Dataset:
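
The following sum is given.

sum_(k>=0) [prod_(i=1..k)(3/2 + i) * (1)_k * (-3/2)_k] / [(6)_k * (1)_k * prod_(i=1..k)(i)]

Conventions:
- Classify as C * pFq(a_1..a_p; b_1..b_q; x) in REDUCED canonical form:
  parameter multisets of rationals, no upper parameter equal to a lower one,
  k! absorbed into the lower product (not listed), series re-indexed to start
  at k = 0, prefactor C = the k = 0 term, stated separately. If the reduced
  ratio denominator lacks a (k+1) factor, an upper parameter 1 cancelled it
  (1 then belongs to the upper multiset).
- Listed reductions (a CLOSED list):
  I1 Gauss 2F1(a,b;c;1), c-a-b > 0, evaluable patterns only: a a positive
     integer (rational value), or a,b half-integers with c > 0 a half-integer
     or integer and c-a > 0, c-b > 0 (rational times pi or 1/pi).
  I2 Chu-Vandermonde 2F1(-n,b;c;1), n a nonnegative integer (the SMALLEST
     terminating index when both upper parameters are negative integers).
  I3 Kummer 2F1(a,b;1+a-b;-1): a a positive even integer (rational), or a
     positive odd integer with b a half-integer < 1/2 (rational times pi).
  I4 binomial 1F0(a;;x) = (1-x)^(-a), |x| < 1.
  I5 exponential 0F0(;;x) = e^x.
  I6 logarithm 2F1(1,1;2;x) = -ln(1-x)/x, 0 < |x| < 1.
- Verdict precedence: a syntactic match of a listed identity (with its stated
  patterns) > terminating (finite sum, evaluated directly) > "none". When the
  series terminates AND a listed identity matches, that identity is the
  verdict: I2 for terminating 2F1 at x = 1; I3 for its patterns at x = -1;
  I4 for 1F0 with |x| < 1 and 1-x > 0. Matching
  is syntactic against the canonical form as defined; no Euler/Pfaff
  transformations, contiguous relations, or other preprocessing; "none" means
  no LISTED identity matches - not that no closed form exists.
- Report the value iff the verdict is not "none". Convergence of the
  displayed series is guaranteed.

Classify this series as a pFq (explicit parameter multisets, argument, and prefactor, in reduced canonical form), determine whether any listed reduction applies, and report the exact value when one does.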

What is expected:
Above are the records; from them, give again exactly the lines from the one containing "I1 Gauss 2F1(a,b;c;1), c-a-b" through the one containing "or integer and", both included.

Solution to this problem:
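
  I1 Gauss 2F1(a,b;c;1), c-a-b > 0, evaluable patterns only: a a positive
     integer (rational value), or a,b half-integers with c > 0 a half-integer
     or integer and c-a > 0, c-b > 0 (rational times pi or 1/pi).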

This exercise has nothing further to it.